Collected data:

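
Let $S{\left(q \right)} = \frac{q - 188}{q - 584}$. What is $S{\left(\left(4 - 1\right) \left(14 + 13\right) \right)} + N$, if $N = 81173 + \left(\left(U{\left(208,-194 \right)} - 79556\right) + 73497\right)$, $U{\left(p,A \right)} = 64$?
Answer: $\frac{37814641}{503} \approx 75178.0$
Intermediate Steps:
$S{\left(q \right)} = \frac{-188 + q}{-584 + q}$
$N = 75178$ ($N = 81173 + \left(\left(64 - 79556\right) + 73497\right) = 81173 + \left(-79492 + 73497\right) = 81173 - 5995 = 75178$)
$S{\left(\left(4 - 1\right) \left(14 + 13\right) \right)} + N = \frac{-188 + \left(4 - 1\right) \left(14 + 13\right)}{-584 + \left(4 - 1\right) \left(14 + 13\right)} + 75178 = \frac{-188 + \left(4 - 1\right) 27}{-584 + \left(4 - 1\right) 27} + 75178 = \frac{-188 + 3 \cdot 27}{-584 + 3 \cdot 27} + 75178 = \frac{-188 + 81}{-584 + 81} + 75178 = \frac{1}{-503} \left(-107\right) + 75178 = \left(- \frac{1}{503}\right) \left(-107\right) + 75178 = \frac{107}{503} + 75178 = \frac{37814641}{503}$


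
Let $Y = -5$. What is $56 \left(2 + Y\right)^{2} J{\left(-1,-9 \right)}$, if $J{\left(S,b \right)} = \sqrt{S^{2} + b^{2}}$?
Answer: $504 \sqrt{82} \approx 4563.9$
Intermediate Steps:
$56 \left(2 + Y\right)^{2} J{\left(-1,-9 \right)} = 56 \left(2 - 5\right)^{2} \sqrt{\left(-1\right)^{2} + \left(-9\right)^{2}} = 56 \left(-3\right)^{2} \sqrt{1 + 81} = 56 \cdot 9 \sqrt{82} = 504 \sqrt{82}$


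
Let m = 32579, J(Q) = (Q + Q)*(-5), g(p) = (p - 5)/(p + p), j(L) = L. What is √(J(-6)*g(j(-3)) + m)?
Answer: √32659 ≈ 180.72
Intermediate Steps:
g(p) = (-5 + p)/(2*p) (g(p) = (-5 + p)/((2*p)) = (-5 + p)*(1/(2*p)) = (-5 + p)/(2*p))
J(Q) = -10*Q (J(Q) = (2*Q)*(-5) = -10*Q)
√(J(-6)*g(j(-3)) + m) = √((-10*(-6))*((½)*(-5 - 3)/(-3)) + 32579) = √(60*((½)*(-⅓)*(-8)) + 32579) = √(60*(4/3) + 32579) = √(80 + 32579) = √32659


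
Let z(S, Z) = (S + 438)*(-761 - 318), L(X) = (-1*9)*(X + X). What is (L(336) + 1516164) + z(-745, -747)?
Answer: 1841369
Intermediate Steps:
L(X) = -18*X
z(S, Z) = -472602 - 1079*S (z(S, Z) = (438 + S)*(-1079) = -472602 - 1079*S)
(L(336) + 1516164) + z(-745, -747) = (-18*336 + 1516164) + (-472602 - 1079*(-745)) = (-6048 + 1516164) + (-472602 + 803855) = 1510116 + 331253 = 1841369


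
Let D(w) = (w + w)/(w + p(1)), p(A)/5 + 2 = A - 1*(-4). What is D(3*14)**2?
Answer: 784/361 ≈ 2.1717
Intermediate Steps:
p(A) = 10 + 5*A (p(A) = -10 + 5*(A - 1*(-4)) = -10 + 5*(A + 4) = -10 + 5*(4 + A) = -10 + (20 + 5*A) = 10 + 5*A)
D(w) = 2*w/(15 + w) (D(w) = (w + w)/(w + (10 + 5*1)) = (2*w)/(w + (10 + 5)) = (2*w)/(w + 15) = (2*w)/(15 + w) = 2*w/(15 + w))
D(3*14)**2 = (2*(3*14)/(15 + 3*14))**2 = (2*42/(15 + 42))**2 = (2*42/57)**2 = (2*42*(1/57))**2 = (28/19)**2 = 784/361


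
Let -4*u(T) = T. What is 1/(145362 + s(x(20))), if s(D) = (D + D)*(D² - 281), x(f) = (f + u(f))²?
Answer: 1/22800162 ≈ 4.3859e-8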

...

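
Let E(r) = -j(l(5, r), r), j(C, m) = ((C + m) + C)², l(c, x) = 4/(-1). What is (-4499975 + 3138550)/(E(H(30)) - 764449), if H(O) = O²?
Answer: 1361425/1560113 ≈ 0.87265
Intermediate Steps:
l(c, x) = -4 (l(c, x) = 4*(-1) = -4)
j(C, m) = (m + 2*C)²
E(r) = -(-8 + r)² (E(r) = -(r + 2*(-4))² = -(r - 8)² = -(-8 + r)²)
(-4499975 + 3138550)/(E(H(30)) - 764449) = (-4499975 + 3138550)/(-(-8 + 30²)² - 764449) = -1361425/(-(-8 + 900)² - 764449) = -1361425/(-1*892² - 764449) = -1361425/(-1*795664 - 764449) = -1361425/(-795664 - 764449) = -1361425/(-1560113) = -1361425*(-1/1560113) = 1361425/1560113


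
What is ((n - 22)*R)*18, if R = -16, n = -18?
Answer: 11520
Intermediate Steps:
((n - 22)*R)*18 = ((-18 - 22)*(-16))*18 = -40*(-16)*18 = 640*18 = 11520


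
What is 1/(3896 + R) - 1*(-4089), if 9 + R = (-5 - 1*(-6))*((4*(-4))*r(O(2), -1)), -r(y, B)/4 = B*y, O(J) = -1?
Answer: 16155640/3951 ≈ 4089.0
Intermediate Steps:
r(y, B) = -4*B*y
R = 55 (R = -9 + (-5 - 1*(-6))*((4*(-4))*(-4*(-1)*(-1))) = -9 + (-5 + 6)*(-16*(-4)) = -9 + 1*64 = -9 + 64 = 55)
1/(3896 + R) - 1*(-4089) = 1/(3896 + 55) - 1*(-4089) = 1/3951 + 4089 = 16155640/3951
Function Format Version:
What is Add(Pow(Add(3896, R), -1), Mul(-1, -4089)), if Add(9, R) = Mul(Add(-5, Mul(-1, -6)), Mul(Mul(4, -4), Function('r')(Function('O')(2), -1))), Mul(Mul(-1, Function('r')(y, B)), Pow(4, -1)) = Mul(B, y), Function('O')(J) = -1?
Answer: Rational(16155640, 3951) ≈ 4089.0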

* [TASK DIRECTIONS]: Return each line of the records above in which the word "Answer" occurs.

* [SOLUTION BELOW]:
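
Answer: $\frac{37814641}{503} \approx 75178.0$
Answer: $504 \sqrt{82} \approx 4563.9$
Answer: √32659 ≈ 180.72
Answer: 1841369
Answer: 784/361 ≈ 2.1717
Answer: 1/22800162 ≈ 4.3859e-8
Answer: 1361425/1560113 ≈ 0.87265
Answer: 11520
Answer: 16155640/3951 ≈ 4089.0
Answer: Rational(16155640, 3951) ≈ 4089.0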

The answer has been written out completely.